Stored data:
-- Opening Marker --

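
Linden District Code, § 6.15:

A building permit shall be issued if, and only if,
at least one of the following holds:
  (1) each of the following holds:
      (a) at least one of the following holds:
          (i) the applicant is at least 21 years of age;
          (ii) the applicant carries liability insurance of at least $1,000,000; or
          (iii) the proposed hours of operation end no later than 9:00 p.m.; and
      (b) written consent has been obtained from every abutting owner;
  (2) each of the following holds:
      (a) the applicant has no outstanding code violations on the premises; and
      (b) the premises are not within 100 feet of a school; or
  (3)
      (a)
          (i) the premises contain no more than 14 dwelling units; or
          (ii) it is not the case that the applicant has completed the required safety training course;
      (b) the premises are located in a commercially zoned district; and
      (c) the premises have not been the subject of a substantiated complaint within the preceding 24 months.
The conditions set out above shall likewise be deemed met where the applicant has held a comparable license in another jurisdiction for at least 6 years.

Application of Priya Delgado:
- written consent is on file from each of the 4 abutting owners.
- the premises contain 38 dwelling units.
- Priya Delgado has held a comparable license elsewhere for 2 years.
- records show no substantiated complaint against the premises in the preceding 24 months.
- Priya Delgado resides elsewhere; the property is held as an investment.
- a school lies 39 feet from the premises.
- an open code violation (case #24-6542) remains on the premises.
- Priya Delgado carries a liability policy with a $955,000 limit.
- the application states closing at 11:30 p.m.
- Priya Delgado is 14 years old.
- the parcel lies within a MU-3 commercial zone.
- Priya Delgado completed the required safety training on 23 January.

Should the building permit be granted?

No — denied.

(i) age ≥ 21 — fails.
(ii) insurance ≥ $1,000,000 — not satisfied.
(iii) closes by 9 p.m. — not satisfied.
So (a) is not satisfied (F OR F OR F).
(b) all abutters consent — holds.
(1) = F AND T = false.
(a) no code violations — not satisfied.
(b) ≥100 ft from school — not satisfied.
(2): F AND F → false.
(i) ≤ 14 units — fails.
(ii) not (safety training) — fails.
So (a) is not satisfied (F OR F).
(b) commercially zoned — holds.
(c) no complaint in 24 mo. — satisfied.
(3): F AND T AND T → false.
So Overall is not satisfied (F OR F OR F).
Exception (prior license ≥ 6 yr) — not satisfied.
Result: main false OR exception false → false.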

-- Closing Marker --

### WHAT THE TASK ASKS:
Each entry above needs to be duplicated exactly.

### EXERCISE RESULT:
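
Linden District Code, § 6.15:

A building permit shall be issued if, and only if,
at least one of the following holds:
  (1) each of the following holds:
      (a) at least one of the following holds:
          (i) the applicant is at least 21 years of age;
          (ii) the applicant carries liability insurance of at least $1,000,000; or
          (iii) the proposed hours of operation end no later than 9:00 p.m.; and
      (b) written consent has been obtained from every abutting owner;
  (2) each of the following holds:
      (a) the applicant has no outstanding code violations on the premises; and
      (b) the premises are not within 100 feet of a school; or
  (3)
      (a)
          (i) the premises contain no more than 14 dwelling units; or
          (ii) it is not the case that the applicant has completed the required safety training course;
      (b) the premises are located in a commercially zoned district; and
      (c) the premises have not been the subject of a substantiated complaint within the preceding 24 months.
The conditions set out above shall likewise be deemed met where the applicant has held a comparable license in another jurisdiction for at least 6 years.

Application of Priya Delgado:
- written consent is on file from each of the 4 abutting owners.
- the premises contain 38 dwelling units.
- Priya Delgado has held a comparable license elsewhere for 2 years.
- records show no substantiated complaint against the premises in the preceding 24 months.
- Priya Delgado resides elsewhere; the property is held as an investment.
- a school lies 39 feet from the premises.
- an open code violation (case #24-6542) remains on the premises.
- Priya Delgado carries a liability policy with a $955,000 limit.
- the application states closing at 11:30 p.m.
- Priya Delgado is 14 years old.
- the parcel lies within a MU-3 commercial zone.
- Priya Delgado completed the required safety training on 23 January.

Should the building permit be granted?

No — denied.

(i) age ≥ 21 — fails.
(ii) insurance ≥ $1,000,000 — not satisfied.
(iii) closes by 9 p.m. — not satisfied.
So (a) is not satisfied (F OR F OR F).
(b) all abutters consent — holds.
(1) = F AND T = false.
(a) no code violations — not satisfied.
(b) ≥100 ft from school — not satisfied.
(2): F AND F → false.
(i) ≤ 14 units — fails.
(ii) not (safety training) — fails.
So (a) is not satisfied (F OR F).
(b) commercially zoned — holds.
(c) no complaint in 24 mo. — satisfied.
(3): F AND T AND T → false.
So Overall is not satisfied (F OR F OR F).
Exception (prior license ≥ 6 yr) — not satisfied.
Result: main false OR exception false → false.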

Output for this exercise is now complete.